The task: Would you please return the lines of the entries below starting at the line that has "Temperature and salinity" and ending at the line that has "7.6 | 34.32", both included, exactly as they are?

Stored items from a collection
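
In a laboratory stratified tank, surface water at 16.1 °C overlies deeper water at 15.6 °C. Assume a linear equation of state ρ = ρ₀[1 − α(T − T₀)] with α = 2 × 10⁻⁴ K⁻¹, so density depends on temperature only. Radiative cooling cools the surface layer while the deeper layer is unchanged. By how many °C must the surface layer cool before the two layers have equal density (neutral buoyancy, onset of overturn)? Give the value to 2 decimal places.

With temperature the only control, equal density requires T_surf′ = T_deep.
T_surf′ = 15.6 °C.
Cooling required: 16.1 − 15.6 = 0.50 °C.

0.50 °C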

---

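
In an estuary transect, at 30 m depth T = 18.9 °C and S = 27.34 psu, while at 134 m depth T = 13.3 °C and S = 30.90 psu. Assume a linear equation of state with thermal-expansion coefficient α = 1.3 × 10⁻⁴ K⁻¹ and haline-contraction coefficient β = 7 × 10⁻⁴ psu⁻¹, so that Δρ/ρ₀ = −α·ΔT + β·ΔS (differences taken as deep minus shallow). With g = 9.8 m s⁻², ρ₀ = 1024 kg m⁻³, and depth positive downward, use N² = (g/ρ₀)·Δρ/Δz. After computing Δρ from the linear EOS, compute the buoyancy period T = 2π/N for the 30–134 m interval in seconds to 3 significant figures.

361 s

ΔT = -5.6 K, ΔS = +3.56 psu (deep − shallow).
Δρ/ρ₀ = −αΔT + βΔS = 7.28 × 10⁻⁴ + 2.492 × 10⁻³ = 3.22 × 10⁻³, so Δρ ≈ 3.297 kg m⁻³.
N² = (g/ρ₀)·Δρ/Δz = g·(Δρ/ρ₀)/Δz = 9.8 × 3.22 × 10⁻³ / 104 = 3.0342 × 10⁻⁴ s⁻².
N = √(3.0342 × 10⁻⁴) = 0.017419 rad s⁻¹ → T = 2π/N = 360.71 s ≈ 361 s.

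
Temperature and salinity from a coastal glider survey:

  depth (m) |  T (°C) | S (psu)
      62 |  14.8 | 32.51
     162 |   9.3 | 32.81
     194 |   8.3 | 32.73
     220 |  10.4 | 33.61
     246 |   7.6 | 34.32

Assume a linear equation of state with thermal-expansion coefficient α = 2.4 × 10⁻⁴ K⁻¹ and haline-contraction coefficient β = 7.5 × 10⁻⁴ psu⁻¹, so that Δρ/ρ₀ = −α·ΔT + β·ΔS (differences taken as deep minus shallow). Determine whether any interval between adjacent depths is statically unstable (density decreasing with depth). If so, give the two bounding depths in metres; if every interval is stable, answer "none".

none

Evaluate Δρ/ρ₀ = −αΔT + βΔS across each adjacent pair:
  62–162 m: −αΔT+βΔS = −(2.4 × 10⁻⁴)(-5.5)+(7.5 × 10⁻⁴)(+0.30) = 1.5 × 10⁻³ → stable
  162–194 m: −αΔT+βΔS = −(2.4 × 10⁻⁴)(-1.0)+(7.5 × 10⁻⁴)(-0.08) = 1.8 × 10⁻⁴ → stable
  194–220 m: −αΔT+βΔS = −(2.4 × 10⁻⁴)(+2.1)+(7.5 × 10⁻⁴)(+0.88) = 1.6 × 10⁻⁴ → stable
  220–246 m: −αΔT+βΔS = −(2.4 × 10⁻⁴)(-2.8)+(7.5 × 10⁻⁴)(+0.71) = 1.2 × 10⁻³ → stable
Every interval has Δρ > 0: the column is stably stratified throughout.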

Output for this task:
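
Temperature and salinity from a coastal glider survey:

  depth (m) |  T (°C) | S (psu)
      62 |  14.8 | 32.51
     162 |   9.3 | 32.81
     194 |   8.3 | 32.73
     220 |  10.4 | 33.61
     246 |   7.6 | 34.32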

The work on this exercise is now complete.